» **EXCERPTED DATA**
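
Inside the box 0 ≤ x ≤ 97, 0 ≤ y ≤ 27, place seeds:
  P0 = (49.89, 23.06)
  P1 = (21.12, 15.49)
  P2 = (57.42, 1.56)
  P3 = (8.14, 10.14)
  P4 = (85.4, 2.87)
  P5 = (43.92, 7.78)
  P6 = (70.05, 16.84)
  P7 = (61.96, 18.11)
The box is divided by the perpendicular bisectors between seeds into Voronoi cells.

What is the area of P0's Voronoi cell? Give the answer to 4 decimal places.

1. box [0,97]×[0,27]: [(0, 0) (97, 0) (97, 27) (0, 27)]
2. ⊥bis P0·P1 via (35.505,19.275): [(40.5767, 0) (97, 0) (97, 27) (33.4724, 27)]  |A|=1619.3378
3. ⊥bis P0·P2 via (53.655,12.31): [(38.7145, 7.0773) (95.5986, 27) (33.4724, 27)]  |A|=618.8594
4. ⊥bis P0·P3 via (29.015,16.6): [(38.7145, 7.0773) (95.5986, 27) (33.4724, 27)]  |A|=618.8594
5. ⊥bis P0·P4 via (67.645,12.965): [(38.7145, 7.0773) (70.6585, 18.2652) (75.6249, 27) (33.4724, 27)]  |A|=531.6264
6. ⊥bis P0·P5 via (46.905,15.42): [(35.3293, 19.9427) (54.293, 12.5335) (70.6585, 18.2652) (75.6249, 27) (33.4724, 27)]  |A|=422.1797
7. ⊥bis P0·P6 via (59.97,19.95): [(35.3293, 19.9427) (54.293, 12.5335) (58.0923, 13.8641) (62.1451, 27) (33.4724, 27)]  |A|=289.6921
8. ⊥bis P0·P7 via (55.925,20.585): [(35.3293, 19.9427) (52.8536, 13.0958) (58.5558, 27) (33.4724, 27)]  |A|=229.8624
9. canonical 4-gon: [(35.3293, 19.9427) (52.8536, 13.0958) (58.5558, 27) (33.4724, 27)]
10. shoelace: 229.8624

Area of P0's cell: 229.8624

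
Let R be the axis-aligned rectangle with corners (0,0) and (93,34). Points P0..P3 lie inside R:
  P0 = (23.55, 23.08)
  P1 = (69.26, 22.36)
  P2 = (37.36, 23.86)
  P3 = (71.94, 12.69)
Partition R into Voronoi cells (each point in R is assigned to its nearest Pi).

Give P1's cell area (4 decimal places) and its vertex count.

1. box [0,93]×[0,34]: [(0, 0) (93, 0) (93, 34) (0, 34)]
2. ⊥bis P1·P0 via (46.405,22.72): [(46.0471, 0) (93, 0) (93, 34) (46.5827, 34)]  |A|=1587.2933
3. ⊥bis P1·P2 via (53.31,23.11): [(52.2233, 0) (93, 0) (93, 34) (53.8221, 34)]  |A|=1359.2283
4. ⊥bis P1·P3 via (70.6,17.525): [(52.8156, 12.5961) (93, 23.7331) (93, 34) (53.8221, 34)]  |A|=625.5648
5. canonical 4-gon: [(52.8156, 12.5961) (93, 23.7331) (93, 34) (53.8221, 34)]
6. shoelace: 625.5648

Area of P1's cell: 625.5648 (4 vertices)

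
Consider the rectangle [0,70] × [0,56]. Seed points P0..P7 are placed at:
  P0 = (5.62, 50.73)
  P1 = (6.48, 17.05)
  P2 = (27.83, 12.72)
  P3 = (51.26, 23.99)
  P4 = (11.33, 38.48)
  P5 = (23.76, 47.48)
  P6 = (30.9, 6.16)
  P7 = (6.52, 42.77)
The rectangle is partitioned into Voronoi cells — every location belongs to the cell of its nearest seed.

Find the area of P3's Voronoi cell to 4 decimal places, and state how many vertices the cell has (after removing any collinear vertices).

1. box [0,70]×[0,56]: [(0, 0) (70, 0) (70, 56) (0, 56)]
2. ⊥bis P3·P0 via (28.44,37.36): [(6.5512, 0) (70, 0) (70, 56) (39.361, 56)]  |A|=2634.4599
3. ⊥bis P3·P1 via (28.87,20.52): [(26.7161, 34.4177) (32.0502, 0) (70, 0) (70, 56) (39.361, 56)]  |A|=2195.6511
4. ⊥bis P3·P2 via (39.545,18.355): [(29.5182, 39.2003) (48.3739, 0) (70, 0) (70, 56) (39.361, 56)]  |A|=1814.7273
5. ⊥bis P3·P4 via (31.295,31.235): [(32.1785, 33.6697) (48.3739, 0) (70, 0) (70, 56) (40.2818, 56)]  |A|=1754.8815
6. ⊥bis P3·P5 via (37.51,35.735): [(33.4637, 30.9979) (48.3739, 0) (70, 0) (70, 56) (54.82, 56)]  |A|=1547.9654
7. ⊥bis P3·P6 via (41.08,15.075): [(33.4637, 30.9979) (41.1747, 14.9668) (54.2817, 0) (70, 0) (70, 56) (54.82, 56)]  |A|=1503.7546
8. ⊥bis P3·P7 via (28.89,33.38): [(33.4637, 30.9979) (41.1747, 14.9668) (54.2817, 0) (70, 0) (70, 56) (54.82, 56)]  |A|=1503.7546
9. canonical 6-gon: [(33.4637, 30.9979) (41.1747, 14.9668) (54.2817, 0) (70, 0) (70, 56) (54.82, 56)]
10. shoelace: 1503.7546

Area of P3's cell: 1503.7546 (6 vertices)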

==

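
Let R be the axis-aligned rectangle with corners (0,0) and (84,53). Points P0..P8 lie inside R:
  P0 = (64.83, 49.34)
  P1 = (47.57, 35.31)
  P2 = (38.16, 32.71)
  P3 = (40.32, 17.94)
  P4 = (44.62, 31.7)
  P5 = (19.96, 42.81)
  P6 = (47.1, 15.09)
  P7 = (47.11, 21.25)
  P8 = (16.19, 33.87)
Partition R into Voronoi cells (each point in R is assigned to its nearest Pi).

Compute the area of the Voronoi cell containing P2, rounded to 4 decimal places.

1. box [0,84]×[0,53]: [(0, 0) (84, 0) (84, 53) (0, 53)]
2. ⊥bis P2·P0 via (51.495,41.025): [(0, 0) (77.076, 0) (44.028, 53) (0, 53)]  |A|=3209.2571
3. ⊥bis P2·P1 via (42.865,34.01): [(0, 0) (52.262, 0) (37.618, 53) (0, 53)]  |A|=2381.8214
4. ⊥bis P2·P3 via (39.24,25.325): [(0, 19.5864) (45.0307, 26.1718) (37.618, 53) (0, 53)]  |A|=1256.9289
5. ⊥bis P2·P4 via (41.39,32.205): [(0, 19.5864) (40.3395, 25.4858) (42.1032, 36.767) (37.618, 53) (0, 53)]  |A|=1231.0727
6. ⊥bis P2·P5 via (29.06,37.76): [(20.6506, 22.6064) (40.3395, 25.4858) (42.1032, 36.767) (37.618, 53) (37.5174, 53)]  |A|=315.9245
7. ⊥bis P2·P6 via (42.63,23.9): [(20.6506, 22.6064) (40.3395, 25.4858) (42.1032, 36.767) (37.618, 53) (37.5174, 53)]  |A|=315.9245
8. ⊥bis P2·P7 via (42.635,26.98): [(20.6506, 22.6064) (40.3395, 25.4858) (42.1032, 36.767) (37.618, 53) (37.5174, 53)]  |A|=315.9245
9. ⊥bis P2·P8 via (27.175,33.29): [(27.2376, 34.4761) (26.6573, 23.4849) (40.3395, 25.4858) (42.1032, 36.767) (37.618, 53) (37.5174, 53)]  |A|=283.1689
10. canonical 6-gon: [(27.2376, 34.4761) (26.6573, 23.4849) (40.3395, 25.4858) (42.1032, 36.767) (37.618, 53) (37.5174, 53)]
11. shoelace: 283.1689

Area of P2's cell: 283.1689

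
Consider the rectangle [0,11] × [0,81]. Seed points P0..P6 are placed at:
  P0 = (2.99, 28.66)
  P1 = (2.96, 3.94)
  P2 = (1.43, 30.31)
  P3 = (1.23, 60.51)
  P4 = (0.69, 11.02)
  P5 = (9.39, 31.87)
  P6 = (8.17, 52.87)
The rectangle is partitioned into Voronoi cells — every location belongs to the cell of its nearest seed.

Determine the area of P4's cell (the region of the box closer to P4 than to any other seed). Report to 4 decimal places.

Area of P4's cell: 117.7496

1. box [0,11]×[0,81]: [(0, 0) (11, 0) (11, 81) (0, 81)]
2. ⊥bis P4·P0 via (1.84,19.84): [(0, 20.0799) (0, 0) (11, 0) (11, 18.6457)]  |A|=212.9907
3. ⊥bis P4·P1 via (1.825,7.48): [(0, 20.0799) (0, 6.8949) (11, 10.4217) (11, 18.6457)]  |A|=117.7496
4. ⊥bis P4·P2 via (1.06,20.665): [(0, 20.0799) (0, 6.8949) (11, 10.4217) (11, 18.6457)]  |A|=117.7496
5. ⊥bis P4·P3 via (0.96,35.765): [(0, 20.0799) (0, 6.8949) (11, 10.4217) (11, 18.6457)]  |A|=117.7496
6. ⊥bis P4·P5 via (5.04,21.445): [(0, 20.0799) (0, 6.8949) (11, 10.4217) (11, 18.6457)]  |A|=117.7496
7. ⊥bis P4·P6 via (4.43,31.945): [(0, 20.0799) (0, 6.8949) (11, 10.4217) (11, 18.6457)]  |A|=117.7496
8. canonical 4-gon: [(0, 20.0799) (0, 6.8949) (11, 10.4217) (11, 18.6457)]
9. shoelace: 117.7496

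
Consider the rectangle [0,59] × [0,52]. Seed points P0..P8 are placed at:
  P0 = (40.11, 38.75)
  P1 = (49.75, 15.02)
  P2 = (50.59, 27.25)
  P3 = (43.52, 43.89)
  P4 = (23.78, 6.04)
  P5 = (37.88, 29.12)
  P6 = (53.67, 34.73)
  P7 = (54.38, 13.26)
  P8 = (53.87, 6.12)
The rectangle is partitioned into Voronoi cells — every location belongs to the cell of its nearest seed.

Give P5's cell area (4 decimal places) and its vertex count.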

» **ASSIGNMENT**
Could you set down, word for word, only the lines above from the line with "P0 = (49.89, 23.06)" to the line with "The box is divided", including both?

» **OUTPUT**
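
  P0 = (49.89, 23.06)
  P1 = (21.12, 15.49)
  P2 = (57.42, 1.56)
  P3 = (8.14, 10.14)
  P4 = (85.4, 2.87)
  P5 = (43.92, 7.78)
  P6 = (70.05, 16.84)
  P7 = (61.96, 18.11)
The box is divided by the perpendicular bisectors between seeds into Voronoi cells.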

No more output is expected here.